> **INPUT RECORDS**
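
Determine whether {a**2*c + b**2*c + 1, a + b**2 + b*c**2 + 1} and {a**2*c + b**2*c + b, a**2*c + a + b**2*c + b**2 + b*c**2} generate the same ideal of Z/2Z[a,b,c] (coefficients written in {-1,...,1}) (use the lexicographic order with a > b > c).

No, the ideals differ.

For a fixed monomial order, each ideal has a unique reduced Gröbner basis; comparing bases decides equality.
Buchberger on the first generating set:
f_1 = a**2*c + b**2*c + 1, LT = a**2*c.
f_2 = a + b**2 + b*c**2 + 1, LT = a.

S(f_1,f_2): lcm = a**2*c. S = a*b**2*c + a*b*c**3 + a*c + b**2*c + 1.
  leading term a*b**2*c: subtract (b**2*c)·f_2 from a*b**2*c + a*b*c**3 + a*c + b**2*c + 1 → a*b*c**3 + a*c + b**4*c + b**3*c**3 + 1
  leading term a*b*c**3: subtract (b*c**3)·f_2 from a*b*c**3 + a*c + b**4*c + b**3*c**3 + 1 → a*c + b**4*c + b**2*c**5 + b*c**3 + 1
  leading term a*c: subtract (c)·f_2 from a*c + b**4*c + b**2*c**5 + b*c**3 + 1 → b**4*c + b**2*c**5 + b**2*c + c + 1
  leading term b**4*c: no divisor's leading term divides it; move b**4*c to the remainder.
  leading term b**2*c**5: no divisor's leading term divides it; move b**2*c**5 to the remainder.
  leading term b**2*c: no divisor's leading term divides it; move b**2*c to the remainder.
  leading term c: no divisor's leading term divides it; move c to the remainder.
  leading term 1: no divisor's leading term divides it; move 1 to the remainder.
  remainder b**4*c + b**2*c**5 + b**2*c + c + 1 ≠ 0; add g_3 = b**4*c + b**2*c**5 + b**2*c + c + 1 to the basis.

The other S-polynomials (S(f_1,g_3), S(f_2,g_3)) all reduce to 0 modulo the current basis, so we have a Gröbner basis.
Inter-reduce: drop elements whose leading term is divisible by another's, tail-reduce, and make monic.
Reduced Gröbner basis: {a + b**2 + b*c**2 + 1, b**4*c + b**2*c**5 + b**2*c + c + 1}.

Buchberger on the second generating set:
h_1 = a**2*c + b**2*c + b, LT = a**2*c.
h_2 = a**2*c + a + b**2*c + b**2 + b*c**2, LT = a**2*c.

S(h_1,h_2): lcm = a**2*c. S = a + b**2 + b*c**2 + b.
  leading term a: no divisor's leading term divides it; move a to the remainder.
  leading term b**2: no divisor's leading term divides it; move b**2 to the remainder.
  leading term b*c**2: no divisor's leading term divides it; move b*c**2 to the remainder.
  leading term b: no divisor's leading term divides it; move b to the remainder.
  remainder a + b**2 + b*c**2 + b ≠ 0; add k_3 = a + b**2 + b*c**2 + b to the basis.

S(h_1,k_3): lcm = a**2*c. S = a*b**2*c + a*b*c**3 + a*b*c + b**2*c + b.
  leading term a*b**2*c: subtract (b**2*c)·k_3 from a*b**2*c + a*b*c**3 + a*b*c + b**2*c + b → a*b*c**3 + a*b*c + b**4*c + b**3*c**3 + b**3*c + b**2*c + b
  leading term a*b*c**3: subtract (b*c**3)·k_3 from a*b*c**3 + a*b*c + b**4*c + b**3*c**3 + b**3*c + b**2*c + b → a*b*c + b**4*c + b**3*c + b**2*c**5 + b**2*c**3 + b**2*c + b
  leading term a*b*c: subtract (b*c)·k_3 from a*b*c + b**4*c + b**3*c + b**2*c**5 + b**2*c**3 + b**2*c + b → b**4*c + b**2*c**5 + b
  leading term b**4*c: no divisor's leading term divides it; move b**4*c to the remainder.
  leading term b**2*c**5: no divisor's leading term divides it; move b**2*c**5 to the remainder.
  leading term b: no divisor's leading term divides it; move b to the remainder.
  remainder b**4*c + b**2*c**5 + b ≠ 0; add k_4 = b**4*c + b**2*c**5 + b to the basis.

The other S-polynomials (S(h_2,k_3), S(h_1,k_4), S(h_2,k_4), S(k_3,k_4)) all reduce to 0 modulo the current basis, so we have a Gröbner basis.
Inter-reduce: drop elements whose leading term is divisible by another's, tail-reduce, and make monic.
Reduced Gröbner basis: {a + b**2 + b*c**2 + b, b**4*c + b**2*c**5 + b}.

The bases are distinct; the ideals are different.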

--

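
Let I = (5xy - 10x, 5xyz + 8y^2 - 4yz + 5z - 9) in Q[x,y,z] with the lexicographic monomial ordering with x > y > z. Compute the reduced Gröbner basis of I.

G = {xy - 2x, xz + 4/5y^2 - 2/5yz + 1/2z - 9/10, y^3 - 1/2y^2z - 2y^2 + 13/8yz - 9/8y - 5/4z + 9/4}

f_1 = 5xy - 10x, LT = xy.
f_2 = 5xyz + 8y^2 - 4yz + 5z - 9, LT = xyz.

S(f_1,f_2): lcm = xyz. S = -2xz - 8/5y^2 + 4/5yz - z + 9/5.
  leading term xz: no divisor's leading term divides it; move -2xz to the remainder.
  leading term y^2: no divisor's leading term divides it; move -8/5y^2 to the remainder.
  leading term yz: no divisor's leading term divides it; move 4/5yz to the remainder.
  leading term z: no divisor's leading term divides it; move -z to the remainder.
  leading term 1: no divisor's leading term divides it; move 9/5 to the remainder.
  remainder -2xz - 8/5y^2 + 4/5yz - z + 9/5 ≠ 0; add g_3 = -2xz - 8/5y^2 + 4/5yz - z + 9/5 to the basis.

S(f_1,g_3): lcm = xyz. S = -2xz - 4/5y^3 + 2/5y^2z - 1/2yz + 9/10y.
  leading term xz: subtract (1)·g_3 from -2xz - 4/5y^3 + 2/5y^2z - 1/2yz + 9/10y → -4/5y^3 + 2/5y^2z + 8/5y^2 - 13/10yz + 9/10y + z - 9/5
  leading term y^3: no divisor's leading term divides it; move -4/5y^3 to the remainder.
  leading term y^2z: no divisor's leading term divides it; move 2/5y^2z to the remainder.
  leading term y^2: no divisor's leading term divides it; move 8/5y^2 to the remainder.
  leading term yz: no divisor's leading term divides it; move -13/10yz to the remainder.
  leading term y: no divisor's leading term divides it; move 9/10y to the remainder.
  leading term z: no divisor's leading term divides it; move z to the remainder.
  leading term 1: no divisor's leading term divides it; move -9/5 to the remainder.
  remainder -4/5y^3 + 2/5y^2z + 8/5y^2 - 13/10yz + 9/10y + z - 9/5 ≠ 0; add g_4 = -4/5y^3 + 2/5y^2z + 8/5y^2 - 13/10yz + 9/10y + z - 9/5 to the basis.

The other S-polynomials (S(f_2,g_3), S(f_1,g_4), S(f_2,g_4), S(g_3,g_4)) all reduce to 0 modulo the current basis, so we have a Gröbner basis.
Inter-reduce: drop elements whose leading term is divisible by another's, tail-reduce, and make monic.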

> **TASK OBJECTIVE**
Please copy each line from the material above in which the string "bases" appears.

> **WRITTEN RESPONSE**
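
For a fixed monomial order, each ideal has a unique reduced Gröbner basis; comparing bases decides equality.
The bases are distinct; the ideals are different.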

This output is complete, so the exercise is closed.